What needs to be done :: The reply to the records below should contain exactly the lines from the line with "Measurements on a eutrophic-lake" through the line with "Analysis of an", and nothing besides.
:: Records supplied ::
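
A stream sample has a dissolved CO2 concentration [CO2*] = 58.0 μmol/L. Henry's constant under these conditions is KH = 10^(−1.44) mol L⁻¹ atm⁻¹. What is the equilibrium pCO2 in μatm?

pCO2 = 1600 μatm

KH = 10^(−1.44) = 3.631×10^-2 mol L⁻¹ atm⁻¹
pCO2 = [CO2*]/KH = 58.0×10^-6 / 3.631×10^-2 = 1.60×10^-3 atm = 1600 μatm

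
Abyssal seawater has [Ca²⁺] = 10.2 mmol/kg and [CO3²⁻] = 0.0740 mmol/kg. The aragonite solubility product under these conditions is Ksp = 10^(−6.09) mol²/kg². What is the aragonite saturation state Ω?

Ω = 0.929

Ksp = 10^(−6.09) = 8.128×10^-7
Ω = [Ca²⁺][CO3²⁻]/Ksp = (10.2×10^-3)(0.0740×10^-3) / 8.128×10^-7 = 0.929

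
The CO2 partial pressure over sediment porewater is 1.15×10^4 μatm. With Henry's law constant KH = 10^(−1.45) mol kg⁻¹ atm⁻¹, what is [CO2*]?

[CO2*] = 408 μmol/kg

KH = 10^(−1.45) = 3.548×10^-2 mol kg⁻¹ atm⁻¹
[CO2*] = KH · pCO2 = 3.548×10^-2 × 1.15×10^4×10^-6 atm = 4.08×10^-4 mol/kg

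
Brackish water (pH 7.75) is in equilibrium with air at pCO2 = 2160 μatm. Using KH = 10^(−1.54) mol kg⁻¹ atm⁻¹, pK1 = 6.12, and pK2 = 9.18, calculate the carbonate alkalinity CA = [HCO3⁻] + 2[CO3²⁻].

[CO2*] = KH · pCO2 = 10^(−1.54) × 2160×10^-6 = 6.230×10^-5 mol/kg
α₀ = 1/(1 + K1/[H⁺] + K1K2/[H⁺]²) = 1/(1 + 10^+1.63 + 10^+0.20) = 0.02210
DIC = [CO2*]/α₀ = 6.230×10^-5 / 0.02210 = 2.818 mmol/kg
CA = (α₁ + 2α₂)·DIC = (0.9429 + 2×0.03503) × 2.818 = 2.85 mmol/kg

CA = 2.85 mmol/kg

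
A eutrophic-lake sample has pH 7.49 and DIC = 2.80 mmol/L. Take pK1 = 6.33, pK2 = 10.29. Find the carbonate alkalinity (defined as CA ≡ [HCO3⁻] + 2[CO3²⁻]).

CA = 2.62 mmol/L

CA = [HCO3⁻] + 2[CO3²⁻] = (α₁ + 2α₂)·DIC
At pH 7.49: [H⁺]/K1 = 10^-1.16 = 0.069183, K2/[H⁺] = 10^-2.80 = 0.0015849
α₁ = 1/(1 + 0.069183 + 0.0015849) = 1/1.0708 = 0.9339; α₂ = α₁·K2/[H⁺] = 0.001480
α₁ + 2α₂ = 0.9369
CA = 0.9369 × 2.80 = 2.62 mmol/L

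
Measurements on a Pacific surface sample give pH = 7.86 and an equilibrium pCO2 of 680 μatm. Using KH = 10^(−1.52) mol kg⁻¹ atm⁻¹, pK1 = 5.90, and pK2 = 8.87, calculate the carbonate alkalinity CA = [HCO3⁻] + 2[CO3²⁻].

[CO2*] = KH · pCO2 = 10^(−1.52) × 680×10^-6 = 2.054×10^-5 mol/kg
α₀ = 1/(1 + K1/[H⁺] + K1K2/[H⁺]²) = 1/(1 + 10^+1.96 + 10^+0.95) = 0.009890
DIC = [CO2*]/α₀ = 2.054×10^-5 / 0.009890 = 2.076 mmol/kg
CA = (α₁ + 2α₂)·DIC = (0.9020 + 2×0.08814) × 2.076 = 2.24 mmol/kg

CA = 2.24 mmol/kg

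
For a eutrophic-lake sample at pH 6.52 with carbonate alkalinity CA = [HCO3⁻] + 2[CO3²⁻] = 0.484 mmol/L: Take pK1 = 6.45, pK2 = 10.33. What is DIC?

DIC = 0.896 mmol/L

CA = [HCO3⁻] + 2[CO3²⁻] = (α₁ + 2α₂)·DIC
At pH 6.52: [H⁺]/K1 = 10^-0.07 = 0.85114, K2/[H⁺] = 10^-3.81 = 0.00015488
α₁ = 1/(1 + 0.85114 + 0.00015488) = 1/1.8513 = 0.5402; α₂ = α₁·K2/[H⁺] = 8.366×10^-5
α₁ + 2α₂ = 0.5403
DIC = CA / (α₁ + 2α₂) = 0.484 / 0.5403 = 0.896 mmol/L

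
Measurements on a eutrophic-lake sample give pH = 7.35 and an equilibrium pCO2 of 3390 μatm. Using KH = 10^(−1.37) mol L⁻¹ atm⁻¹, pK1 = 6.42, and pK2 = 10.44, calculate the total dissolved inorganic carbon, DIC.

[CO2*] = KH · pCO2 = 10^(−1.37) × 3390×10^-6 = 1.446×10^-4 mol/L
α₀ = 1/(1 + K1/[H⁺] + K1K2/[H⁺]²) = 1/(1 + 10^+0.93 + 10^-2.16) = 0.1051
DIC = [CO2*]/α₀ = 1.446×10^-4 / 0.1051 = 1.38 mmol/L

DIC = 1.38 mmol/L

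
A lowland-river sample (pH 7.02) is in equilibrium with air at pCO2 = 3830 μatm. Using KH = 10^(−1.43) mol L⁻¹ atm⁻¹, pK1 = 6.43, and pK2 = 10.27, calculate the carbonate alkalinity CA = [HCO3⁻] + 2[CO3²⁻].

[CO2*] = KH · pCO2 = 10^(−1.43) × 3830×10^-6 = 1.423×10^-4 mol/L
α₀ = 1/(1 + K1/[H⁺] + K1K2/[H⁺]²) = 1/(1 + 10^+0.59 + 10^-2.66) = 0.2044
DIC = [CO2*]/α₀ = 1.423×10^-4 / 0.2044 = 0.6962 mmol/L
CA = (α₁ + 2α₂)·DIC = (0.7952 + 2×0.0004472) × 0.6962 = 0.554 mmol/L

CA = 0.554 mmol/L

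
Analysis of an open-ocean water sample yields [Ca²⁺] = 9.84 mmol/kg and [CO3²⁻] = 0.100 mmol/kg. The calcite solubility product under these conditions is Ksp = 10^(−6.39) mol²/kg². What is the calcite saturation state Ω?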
:::
:: Records supplied ::
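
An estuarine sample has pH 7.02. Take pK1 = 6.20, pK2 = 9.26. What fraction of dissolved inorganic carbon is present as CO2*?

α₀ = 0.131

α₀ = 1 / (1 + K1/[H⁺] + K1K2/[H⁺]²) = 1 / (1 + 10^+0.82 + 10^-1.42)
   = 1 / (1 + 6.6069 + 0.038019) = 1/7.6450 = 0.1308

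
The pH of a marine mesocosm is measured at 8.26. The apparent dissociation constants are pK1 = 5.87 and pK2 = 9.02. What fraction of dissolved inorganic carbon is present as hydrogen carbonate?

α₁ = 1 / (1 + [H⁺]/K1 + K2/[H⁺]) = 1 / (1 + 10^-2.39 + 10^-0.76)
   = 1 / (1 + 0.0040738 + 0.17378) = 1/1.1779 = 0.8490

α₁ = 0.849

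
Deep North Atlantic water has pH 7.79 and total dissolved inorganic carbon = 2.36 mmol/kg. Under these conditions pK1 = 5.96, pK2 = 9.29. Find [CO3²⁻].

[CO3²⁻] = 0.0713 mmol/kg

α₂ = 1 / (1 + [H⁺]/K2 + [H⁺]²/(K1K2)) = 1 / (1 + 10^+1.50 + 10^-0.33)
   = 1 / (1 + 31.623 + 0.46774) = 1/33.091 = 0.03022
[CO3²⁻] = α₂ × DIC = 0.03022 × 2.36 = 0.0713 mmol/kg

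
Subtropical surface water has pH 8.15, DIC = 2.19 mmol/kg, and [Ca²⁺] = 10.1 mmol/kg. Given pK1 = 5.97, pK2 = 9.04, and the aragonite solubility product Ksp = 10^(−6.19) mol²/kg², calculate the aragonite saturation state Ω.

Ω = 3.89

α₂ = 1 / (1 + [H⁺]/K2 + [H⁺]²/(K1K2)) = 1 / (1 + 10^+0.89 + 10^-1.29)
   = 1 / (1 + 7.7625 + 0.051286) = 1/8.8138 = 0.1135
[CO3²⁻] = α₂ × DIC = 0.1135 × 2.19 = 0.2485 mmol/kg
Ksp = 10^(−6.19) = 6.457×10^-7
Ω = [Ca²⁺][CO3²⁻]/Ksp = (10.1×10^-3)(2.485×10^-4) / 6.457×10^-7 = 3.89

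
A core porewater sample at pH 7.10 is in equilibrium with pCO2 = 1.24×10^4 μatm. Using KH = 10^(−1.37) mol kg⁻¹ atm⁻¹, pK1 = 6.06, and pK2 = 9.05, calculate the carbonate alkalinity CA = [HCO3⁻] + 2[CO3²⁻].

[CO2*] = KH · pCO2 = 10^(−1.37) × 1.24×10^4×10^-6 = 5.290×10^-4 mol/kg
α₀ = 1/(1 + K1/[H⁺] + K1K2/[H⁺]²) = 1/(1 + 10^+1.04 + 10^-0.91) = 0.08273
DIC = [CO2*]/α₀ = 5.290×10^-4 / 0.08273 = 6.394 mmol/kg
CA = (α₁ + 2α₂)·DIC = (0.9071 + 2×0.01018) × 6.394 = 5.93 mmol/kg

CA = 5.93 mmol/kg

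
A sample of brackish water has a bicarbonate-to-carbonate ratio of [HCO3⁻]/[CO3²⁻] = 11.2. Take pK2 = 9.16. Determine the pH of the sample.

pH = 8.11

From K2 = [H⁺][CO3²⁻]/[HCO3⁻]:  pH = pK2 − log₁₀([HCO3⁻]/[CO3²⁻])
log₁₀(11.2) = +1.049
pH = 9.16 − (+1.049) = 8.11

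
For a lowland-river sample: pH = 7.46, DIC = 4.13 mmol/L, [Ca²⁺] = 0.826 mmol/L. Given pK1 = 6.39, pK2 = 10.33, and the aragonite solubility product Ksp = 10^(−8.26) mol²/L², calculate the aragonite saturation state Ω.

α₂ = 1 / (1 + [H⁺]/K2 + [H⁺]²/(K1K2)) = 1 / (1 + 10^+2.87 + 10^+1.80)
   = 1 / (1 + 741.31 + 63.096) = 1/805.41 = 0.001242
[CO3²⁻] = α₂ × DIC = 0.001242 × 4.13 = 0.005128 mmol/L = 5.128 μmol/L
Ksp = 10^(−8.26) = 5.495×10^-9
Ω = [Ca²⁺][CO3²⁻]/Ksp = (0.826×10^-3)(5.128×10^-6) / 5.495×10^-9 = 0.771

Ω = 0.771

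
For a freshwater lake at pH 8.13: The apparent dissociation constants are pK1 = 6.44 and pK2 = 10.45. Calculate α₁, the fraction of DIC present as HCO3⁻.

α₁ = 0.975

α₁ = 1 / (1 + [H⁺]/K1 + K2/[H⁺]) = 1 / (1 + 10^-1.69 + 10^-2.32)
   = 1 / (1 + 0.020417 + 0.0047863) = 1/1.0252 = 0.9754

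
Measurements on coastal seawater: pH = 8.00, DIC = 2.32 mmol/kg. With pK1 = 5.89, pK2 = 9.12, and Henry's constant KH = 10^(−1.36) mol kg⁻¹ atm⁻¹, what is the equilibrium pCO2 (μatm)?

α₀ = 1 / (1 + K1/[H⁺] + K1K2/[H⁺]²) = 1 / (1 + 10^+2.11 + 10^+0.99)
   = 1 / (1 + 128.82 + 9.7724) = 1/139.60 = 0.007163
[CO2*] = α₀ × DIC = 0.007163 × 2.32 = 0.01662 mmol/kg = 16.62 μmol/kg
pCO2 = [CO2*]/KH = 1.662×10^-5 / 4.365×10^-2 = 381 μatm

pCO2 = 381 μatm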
:::
Exercise response ::
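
Measurements on a eutrophic-lake sample give pH = 7.35 and an equilibrium pCO2 of 3390 μatm. Using KH = 10^(−1.37) mol L⁻¹ atm⁻¹, pK1 = 6.42, and pK2 = 10.44, calculate the total dissolved inorganic carbon, DIC.

[CO2*] = KH · pCO2 = 10^(−1.37) × 3390×10^-6 = 1.446×10^-4 mol/L
α₀ = 1/(1 + K1/[H⁺] + K1K2/[H⁺]²) = 1/(1 + 10^+0.93 + 10^-2.16) = 0.1051
DIC = [CO2*]/α₀ = 1.446×10^-4 / 0.1051 = 1.38 mmol/L

DIC = 1.38 mmol/L

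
A lowland-river sample (pH 7.02) is in equilibrium with air at pCO2 = 3830 μatm. Using KH = 10^(−1.43) mol L⁻¹ atm⁻¹, pK1 = 6.43, and pK2 = 10.27, calculate the carbonate alkalinity CA = [HCO3⁻] + 2[CO3²⁻].

[CO2*] = KH · pCO2 = 10^(−1.43) × 3830×10^-6 = 1.423×10^-4 mol/L
α₀ = 1/(1 + K1/[H⁺] + K1K2/[H⁺]²) = 1/(1 + 10^+0.59 + 10^-2.66) = 0.2044
DIC = [CO2*]/α₀ = 1.423×10^-4 / 0.2044 = 0.6962 mmol/L
CA = (α₁ + 2α₂)·DIC = (0.7952 + 2×0.0004472) × 0.6962 = 0.554 mmol/L

CA = 0.554 mmol/L

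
Analysis of an open-ocean water sample yields [Ca²⁺] = 9.84 mmol/kg and [CO3²⁻] = 0.100 mmol/kg. The calcite solubility product under these conditions is Ksp = 10^(−6.39) mol²/kg². What is the calcite saturation state Ω?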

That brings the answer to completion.